[Opening Exercise material section]
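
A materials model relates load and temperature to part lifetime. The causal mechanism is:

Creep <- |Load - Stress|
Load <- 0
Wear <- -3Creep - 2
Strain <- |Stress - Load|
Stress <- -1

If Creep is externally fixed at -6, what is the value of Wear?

Intervening sets Creep = -6 and removes its equation (Creep <- |Load - Stress|).
Wear = -3Creep - 2  [with Creep=-6]  = 16

16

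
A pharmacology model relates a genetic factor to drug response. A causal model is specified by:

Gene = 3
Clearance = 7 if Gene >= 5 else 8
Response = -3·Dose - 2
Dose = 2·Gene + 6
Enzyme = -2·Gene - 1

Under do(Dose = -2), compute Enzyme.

-7

The intervention breaks the incoming arrows to Dose: Dose = 2·Gene + 6 no longer applies, and Dose = -2.
Since Enzyme is not a descendant of the intervened variable, it is unaffected.
Enzyme = -2·Gene - 1  [with Gene=3]  = -7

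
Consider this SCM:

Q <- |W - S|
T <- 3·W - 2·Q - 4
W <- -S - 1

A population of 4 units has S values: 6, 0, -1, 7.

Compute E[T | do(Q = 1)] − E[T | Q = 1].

Every unit gets Q=1 under the intervention. T values become -27, -9, -6, -30; E[T|do(Q=1)] = -18.
Conditioning on Q=1 selects the 2 unit(s) with S ∈ {0, -1}. Their T values: -9, -6. Mean = -7.5.
Difference = -18 − (-7.5) = -10.5.

-10.5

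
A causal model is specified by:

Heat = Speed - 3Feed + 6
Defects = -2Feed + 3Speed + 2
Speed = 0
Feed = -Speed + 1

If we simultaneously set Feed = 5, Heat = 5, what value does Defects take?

Setting Feed = 5, Heat = 5 by intervention discards those variables' equations.
Defects = -2Feed + 3Speed + 2  [with Feed=5, Speed=0]  = -8

-8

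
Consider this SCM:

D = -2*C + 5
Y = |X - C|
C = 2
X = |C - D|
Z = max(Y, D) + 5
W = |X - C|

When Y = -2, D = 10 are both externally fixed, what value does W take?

6

The joint intervention fixes Y = -2, D = 10, removing each variable's own equation.
X = |C - D|  [with C=2, D=10]  = 8
W = |X - C|  [with X=8, C=2]  = 6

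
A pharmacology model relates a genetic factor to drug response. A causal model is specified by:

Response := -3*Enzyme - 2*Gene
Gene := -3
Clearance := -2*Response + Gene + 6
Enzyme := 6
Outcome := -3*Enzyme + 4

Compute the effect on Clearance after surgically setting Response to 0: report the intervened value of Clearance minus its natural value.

-24

The intervention breaks the incoming arrows to Response: Response := -3*Enzyme - 2*Gene no longer applies, and Response = 0.
Clearance = -2*Response + Gene + 6  [with Response=0, Gene=-3]  = 3
Without intervention: Response = -3*Enzyme - 2*Gene  [with Enzyme=6, Gene=-3]  = -12; Clearance = -2*Response + Gene + 6  [with Response=-12, Gene=-3]  = 27.
Change = 3 − 27 = -24.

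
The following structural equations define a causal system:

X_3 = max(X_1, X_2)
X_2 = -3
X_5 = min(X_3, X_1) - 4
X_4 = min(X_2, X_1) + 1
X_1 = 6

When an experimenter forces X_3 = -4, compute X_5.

-8

do(X_3=-4) replaces the equation X_3 = max(X_1, X_2) with the constant X_3 = -4.
X_5 = min(X_3, X_1) - 4  [with X_3=-4, X_1=6]  = -8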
[Closing Exercise material section]
Write out every entry again so that each line matches the original exactly.

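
A materials model relates load and temperature to part lifetime. The causal mechanism is:

Creep <- |Load - Stress|
Load <- 0
Wear <- -3Creep - 2
Strain <- |Stress - Load|
Stress <- -1

If Creep is externally fixed at -6, what is the value of Wear?

Intervening sets Creep = -6 and removes its equation (Creep <- |Load - Stress|).
Wear = -3Creep - 2  [with Creep=-6]  = 16

16

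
A pharmacology model relates a genetic factor to drug response. A causal model is specified by:

Gene = 3
Clearance = 7 if Gene >= 5 else 8
Response = -3·Dose - 2
Dose = 2·Gene + 6
Enzyme = -2·Gene - 1

Under do(Dose = -2), compute Enzyme.

-7

The intervention breaks the incoming arrows to Dose: Dose = 2·Gene + 6 no longer applies, and Dose = -2.
Since Enzyme is not a descendant of the intervened variable, it is unaffected.
Enzyme = -2·Gene - 1  [with Gene=3]  = -7

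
Consider this SCM:

Q <- |W - S|
T <- 3·W - 2·Q - 4
W <- -S - 1

A population of 4 units has S values: 6, 0, -1, 7.

Compute E[T | do(Q = 1)] − E[T | Q = 1].

Every unit gets Q=1 under the intervention. T values become -27, -9, -6, -30; E[T|do(Q=1)] = -18.
Conditioning on Q=1 selects the 2 unit(s) with S ∈ {0, -1}. Their T values: -9, -6. Mean = -7.5.
Difference = -18 − (-7.5) = -10.5.

-10.5

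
A causal model is specified by:

Heat = Speed - 3Feed + 6
Defects = -2Feed + 3Speed + 2
Speed = 0
Feed = -Speed + 1

If we simultaneously set Feed = 5, Heat = 5, what value does Defects take?

Setting Feed = 5, Heat = 5 by intervention discards those variables' equations.
Defects = -2Feed + 3Speed + 2  [with Feed=5, Speed=0]  = -8

-8

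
Consider this SCM:

D = -2*C + 5
Y = |X - C|
C = 2
X = |C - D|
Z = max(Y, D) + 5
W = |X - C|

When Y = -2, D = 10 are both externally fixed, what value does W take?

6

The joint intervention fixes Y = -2, D = 10, removing each variable's own equation.
X = |C - D|  [with C=2, D=10]  = 8
W = |X - C|  [with X=8, C=2]  = 6

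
A pharmacology model relates a genetic factor to drug response. A causal model is specified by:

Response := -3*Enzyme - 2*Gene
Gene := -3
Clearance := -2*Response + Gene + 6
Enzyme := 6
Outcome := -3*Enzyme + 4

Compute the effect on Clearance after surgically setting Response to 0: report the intervened value of Clearance minus its natural value.

-24

The intervention breaks the incoming arrows to Response: Response := -3*Enzyme - 2*Gene no longer applies, and Response = 0.
Clearance = -2*Response + Gene + 6  [with Response=0, Gene=-3]  = 3
Without intervention: Response = -3*Enzyme - 2*Gene  [with Enzyme=6, Gene=-3]  = -12; Clearance = -2*Response + Gene + 6  [with Response=-12, Gene=-3]  = 27.
Change = 3 − 27 = -24.

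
The following structural equations define a causal system:

X_3 = max(X_1, X_2)
X_2 = -3
X_5 = min(X_3, X_1) - 4
X_4 = min(X_2, X_1) + 1
X_1 = 6

When an experimenter forces X_3 = -4, compute X_5.

-8

do(X_3=-4) replaces the equation X_3 = max(X_1, X_2) with the constant X_3 = -4.
X_5 = min(X_3, X_1) - 4  [with X_3=-4, X_1=6]  = -8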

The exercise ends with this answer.